**WORK INSTRUCTIONS**
Exact repetition, please: start with the line where "1 ballots rank" appears and stop after the final line of the records.

*** Opening DATA TO EXAMINE ***

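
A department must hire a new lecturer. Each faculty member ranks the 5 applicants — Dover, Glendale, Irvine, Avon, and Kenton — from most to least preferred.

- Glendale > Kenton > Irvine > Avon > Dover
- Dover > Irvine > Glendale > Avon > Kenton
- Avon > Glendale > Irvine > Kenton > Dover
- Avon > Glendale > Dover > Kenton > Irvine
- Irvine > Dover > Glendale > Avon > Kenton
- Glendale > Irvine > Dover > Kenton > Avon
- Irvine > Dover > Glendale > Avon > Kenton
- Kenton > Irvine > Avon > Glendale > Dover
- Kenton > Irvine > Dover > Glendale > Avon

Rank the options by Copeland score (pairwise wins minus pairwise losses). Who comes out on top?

Irvine

Pairwise results:
  Dover vs Glendale: Glendale wins 5–4.
  Dover vs Irvine: Irvine wins 7–2.
  Dover vs Avon: Dover wins 5–4.
  Dover vs Kenton: Dover wins 5–4.
  Glendale vs Irvine: Irvine wins 5–4.
  Glendale vs Avon: Glendale wins 6–3.
  Glendale vs Kenton: Glendale wins 7–2.
  Irvine vs Avon: Irvine wins 7–2.
  Irvine vs Kenton: Irvine wins 5–4.
  Avon vs Kenton: Avon wins 5–4.
Copeland scores (wins − losses):
  Dover: 2 − 2 = 0
  Glendale: 3 − 1 = 2
  Irvine: 4 − 0 = 4
  Avon: 1 − 3 = -2
  Kenton: 0 − 4 = -4
Irvine has the best Copeland score.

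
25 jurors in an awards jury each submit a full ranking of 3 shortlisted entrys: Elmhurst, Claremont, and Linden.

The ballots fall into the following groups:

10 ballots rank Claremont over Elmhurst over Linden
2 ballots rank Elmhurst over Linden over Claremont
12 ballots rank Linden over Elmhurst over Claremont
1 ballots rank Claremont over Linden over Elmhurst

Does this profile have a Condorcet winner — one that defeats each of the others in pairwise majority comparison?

Head-to-head results (25 voters total):
Elmhurst vs Claremont: Elmhurst wins 14–11.
Elmhurst vs Linden: Linden wins 13–12.
Claremont vs Linden: Linden wins 14–11.
Linden beats each rival — Elmhurst (13–12), Claremont (14–11) — so Linden is the Condorcet winner.

Yes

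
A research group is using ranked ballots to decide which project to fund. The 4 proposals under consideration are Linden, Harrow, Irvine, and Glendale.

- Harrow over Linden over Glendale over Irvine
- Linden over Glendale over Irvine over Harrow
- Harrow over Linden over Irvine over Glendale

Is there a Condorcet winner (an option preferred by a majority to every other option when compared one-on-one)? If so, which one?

Head-to-head results (3 voters total):
Linden vs Harrow: Harrow wins 2–1.
Linden vs Irvine: Linden wins 3–0.
Linden vs Glendale: Linden wins 3–0.
Harrow vs Irvine: Harrow wins 2–1.
Harrow vs Glendale: Harrow wins 2–1.
Irvine vs Glendale: Glendale wins 2–1.
Harrow beats each rival — Linden (2–1), Irvine (2–1), Glendale (2–1) — so Harrow is the Condorcet winner.

Harrow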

*** Closing DATA TO EXAMINE ***

**ANSWER FOR THE TASK**
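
1 ballots rank Claremont over Linden over Elmhurst

Does this profile have a Condorcet winner — one that defeats each of the others in pairwise majority comparison?

Head-to-head results (25 voters total):
Elmhurst vs Claremont: Elmhurst wins 14–11.
Elmhurst vs Linden: Linden wins 13–12.
Claremont vs Linden: Linden wins 14–11.
Linden beats each rival — Elmhurst (13–12), Claremont (14–11) — so Linden is the Condorcet winner.

Yes

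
A research group is using ranked ballots to decide which project to fund. The 4 proposals under consideration are Linden, Harrow, Irvine, and Glendale.

- Harrow over Linden over Glendale over Irvine
- Linden over Glendale over Irvine over Harrow
- Harrow over Linden over Irvine over Glendale

Is there a Condorcet winner (an option preferred by a majority to every other option when compared one-on-one)? If so, which one?

Head-to-head results (3 voters total):
Linden vs Harrow: Harrow wins 2–1.
Linden vs Irvine: Linden wins 3–0.
Linden vs Glendale: Linden wins 3–0.
Harrow vs Irvine: Harrow wins 2–1.
Harrow vs Glendale: Harrow wins 2–1.
Irvine vs Glendale: Glendale wins 2–1.
Harrow beats each rival — Linden (2–1), Irvine (2–1), Glendale (2–1) — so Harrow is the Condorcet winner.

Harrow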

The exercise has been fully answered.